**WHAT YOU WILL DO**
Only lines holding the word "ASCII" are wanted from the records; copy all of them.

Start of RECORD EXTRACTS

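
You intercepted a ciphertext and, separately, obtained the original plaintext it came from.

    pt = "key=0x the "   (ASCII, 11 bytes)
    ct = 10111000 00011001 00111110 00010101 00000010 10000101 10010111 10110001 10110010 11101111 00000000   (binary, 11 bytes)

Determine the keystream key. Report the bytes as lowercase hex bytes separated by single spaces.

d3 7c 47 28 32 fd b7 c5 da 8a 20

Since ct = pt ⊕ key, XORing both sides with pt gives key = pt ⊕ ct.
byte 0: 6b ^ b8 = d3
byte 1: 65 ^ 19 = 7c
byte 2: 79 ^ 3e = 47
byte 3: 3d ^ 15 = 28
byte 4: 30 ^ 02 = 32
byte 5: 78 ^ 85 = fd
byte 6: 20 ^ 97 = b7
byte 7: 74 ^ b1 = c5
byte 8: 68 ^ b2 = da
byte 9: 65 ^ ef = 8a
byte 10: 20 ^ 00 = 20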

End of RECORD EXTRACTS
Start of RECORD EXTRACTS

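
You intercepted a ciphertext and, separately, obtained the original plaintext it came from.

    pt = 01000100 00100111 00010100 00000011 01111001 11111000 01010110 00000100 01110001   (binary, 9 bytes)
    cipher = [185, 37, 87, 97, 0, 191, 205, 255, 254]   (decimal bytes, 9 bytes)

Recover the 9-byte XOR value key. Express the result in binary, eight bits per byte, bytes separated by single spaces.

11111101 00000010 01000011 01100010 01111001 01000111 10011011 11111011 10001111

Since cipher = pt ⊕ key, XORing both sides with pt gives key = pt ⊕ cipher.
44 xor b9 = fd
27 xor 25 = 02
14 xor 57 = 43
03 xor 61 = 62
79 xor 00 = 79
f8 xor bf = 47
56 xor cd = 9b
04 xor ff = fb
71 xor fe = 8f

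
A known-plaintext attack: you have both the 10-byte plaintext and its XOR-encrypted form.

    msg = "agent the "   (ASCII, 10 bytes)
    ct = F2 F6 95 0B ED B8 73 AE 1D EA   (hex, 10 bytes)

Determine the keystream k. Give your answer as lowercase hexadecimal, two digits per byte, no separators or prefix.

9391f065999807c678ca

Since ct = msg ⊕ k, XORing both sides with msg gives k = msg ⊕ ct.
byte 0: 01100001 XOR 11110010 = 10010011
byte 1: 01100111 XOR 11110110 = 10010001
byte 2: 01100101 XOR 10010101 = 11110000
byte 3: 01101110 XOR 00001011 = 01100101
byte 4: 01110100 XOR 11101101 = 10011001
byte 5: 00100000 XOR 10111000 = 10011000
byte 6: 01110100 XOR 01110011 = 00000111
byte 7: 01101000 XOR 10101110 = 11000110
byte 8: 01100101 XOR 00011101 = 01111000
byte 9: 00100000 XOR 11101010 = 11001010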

End of RECORD EXTRACTS
Start of RECORD EXTRACTS

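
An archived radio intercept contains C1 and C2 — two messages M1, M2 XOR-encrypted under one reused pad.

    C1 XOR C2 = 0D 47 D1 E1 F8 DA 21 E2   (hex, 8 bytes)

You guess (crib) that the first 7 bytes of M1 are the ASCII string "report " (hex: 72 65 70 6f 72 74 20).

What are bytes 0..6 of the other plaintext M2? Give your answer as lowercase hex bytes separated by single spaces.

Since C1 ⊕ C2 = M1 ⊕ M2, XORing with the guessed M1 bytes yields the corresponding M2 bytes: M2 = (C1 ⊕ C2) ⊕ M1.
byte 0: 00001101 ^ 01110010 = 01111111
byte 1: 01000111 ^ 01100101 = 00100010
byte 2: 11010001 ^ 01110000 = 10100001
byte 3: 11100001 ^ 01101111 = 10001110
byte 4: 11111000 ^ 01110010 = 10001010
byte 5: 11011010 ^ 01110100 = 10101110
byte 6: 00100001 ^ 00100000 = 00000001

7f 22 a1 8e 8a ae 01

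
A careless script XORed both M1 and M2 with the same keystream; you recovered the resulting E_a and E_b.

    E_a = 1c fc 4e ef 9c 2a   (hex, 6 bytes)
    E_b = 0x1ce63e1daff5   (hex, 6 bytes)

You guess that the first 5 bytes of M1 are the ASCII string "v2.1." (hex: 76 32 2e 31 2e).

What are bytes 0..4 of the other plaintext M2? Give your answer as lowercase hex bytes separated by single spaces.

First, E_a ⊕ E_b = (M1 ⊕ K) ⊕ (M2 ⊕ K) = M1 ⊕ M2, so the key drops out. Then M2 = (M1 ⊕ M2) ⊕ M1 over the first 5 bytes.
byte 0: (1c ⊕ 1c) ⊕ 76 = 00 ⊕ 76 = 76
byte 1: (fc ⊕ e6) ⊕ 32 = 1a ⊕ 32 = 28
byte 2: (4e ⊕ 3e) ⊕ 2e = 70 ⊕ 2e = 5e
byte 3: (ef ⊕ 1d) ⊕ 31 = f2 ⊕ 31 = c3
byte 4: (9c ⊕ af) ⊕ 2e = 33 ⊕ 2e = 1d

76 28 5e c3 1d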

End of RECORD EXTRACTS

**RESULT FOR THIS TASK**
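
    pt = "key=0x the "   (ASCII, 11 bytes)
    msg = "agent the "   (ASCII, 10 bytes)
You guess (crib) that the first 7 bytes of M1 are the ASCII string "report " (hex: 72 65 70 6f 72 74 20).
You guess that the first 5 bytes of M1 are the ASCII string "v2.1." (hex: 76 32 2e 31 2e).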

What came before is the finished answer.